[Start of section]
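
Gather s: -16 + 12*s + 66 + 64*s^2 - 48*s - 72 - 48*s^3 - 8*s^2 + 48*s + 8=-48*s^3 + 56*s^2 + 12*s - 14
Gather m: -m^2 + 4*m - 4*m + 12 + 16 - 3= 25 - m^2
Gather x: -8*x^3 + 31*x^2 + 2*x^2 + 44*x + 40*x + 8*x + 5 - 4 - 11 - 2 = -8*x^3 + 33*x^2 + 92*x - 12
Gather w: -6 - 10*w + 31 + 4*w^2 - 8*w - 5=4*w^2 - 18*w + 20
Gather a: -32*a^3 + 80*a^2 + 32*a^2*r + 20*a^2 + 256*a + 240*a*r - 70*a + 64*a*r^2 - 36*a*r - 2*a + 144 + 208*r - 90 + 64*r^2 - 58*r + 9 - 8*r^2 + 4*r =-32*a^3 + a^2*(32*r + 100) + a*(64*r^2 + 204*r + 184) + 56*r^2 + 154*r + 63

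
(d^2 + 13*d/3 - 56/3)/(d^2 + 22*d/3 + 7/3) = (3*d - 8)/(3*d + 1)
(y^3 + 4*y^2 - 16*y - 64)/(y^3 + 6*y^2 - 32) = (y - 4)/(y - 2)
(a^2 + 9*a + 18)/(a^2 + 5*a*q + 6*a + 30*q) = (a + 3)/(a + 5*q)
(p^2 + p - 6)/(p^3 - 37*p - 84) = (p - 2)/(p^2 - 3*p - 28)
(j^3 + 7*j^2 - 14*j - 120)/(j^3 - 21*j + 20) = (j + 6)/(j - 1)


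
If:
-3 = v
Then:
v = -3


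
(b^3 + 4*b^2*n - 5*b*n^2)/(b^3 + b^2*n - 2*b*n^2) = (b + 5*n)/(b + 2*n)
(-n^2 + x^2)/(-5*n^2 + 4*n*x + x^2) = (n + x)/(5*n + x)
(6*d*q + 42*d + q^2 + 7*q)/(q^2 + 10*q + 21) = (6*d + q)/(q + 3)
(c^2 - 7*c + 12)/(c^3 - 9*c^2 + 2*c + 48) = (c - 4)/(c^2 - 6*c - 16)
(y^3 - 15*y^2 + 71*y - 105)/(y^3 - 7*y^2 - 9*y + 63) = (y - 5)/(y + 3)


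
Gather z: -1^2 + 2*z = 2*z - 1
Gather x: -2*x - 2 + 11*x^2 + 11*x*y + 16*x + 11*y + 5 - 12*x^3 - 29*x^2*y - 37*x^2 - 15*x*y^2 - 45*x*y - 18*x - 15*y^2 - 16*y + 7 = -12*x^3 + x^2*(-29*y - 26) + x*(-15*y^2 - 34*y - 4) - 15*y^2 - 5*y + 10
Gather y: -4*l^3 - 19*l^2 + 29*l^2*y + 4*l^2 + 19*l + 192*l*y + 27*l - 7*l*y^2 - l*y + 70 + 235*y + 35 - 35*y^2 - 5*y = -4*l^3 - 15*l^2 + 46*l + y^2*(-7*l - 35) + y*(29*l^2 + 191*l + 230) + 105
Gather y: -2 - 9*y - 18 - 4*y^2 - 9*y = -4*y^2 - 18*y - 20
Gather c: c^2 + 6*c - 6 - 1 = c^2 + 6*c - 7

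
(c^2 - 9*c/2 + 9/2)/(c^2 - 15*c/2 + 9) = (c - 3)/(c - 6)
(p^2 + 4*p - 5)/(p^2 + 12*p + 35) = (p - 1)/(p + 7)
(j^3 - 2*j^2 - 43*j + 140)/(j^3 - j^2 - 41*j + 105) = (j - 4)/(j - 3)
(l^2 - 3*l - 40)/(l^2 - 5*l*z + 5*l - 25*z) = (8 - l)/(-l + 5*z)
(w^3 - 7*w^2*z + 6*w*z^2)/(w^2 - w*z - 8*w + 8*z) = w*(w - 6*z)/(w - 8)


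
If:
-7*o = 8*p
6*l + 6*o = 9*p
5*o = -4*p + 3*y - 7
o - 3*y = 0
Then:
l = 259/8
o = -14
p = 49/4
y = -14/3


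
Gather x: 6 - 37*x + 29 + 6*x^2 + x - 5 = 6*x^2 - 36*x + 30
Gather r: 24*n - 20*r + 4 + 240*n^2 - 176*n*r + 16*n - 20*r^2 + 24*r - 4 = 240*n^2 + 40*n - 20*r^2 + r*(4 - 176*n)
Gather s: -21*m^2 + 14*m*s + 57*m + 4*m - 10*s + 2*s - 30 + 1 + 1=-21*m^2 + 61*m + s*(14*m - 8) - 28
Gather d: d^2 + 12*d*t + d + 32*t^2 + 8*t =d^2 + d*(12*t + 1) + 32*t^2 + 8*t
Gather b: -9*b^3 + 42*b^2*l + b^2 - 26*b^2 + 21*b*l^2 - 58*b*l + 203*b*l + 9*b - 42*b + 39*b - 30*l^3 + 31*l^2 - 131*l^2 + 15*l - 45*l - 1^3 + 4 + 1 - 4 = -9*b^3 + b^2*(42*l - 25) + b*(21*l^2 + 145*l + 6) - 30*l^3 - 100*l^2 - 30*l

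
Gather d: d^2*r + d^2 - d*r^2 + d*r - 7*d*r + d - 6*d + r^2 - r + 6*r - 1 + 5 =d^2*(r + 1) + d*(-r^2 - 6*r - 5) + r^2 + 5*r + 4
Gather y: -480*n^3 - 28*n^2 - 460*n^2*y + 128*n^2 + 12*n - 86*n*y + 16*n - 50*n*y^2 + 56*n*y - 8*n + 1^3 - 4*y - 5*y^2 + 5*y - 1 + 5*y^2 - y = -480*n^3 + 100*n^2 - 50*n*y^2 + 20*n + y*(-460*n^2 - 30*n)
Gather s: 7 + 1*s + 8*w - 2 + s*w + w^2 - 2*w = s*(w + 1) + w^2 + 6*w + 5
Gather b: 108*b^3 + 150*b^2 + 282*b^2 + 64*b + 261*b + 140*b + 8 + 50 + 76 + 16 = 108*b^3 + 432*b^2 + 465*b + 150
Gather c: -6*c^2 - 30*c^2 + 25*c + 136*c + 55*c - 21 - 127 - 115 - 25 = -36*c^2 + 216*c - 288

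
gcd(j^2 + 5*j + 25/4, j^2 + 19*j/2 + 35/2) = j + 5/2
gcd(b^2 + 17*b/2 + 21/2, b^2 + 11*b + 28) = b + 7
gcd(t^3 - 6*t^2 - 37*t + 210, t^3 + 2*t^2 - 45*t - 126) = t^2 - t - 42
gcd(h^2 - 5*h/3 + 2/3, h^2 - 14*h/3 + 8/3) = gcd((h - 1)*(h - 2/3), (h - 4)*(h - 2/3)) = h - 2/3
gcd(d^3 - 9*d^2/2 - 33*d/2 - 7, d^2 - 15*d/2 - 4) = d + 1/2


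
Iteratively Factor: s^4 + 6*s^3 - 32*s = (s - 2)*(s^3 + 8*s^2 + 16*s) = (s - 2)*(s + 4)*(s^2 + 4*s) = (s - 2)*(s + 4)^2*(s)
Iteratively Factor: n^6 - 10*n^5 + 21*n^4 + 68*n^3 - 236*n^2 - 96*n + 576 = (n + 2)*(n^5 - 12*n^4 + 45*n^3 - 22*n^2 - 192*n + 288) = (n - 3)*(n + 2)*(n^4 - 9*n^3 + 18*n^2 + 32*n - 96) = (n - 3)*(n + 2)^2*(n^3 - 11*n^2 + 40*n - 48) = (n - 4)*(n - 3)*(n + 2)^2*(n^2 - 7*n + 12) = (n - 4)*(n - 3)^2*(n + 2)^2*(n - 4)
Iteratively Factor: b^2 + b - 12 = (b - 3)*(b + 4)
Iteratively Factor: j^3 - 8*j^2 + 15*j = (j - 5)*(j^2 - 3*j) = j*(j - 5)*(j - 3)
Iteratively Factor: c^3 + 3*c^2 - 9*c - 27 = (c - 3)*(c^2 + 6*c + 9) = (c - 3)*(c + 3)*(c + 3)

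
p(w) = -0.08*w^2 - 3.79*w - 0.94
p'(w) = -0.16*w - 3.79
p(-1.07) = 3.02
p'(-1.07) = -3.62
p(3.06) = -13.29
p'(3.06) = -4.28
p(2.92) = -12.69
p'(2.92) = -4.26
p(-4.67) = 15.01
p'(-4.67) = -3.04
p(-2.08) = 6.60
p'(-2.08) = -3.46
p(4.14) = -18.00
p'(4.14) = -4.45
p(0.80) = -4.02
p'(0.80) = -3.92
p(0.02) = -1.02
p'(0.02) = -3.79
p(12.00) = -57.94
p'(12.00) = -5.71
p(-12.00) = 33.02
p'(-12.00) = -1.87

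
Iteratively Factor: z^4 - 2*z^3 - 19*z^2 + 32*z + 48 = (z - 3)*(z^3 + z^2 - 16*z - 16) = (z - 3)*(z + 1)*(z^2 - 16) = (z - 3)*(z + 1)*(z + 4)*(z - 4)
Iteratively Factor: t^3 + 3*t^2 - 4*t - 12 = (t + 2)*(t^2 + t - 6) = (t + 2)*(t + 3)*(t - 2)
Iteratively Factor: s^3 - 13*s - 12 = (s - 4)*(s^2 + 4*s + 3) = (s - 4)*(s + 1)*(s + 3)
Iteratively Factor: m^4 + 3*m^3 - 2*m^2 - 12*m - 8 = (m - 2)*(m^3 + 5*m^2 + 8*m + 4) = (m - 2)*(m + 2)*(m^2 + 3*m + 2) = (m - 2)*(m + 2)^2*(m + 1)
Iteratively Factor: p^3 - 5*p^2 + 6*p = (p - 2)*(p^2 - 3*p) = p*(p - 2)*(p - 3)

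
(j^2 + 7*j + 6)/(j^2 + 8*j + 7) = (j + 6)/(j + 7)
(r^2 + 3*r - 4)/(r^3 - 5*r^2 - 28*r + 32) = 1/(r - 8)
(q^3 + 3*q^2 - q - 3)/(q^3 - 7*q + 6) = (q + 1)/(q - 2)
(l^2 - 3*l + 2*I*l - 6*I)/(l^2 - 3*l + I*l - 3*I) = (l + 2*I)/(l + I)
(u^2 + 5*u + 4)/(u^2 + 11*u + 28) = (u + 1)/(u + 7)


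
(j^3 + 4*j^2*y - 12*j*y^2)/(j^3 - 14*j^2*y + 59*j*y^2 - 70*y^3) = j*(j + 6*y)/(j^2 - 12*j*y + 35*y^2)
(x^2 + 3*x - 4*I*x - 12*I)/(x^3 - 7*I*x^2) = (x^2 + x*(3 - 4*I) - 12*I)/(x^2*(x - 7*I))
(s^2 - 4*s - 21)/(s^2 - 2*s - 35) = (s + 3)/(s + 5)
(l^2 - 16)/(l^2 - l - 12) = (l + 4)/(l + 3)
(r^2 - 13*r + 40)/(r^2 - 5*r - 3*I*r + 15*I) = (r - 8)/(r - 3*I)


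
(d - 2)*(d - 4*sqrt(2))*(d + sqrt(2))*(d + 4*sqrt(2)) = d^4 - 2*d^3 + sqrt(2)*d^3 - 32*d^2 - 2*sqrt(2)*d^2 - 32*sqrt(2)*d + 64*d + 64*sqrt(2)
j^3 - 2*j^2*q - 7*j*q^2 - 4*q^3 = (j - 4*q)*(j + q)^2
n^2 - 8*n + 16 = (n - 4)^2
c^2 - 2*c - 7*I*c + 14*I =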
[End of section]
- Exercise:
Reproducing the whole listing above is not the task. Copy exactly only the lines from the one with "(b^3 + 4*b^2*n" to the one with "Gather x: -2*x", both kept.

- Task result:
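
(b^3 + 4*b^2*n - 5*b*n^2)/(b^3 + b^2*n - 2*b*n^2) = (b + 5*n)/(b + 2*n)
(-n^2 + x^2)/(-5*n^2 + 4*n*x + x^2) = (n + x)/(5*n + x)
(6*d*q + 42*d + q^2 + 7*q)/(q^2 + 10*q + 21) = (6*d + q)/(q + 3)
(c^2 - 7*c + 12)/(c^3 - 9*c^2 + 2*c + 48) = (c - 4)/(c^2 - 6*c - 16)
(y^3 - 15*y^2 + 71*y - 105)/(y^3 - 7*y^2 - 9*y + 63) = (y - 5)/(y + 3)


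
Gather z: -1^2 + 2*z = 2*z - 1
Gather x: -2*x - 2 + 11*x^2 + 11*x*y + 16*x + 11*y + 5 - 12*x^3 - 29*x^2*y - 37*x^2 - 15*x*y^2 - 45*x*y - 18*x - 15*y^2 - 16*y + 7 = -12*x^3 + x^2*(-29*y - 26) + x*(-15*y^2 - 34*y - 4) - 15*y^2 - 5*y + 10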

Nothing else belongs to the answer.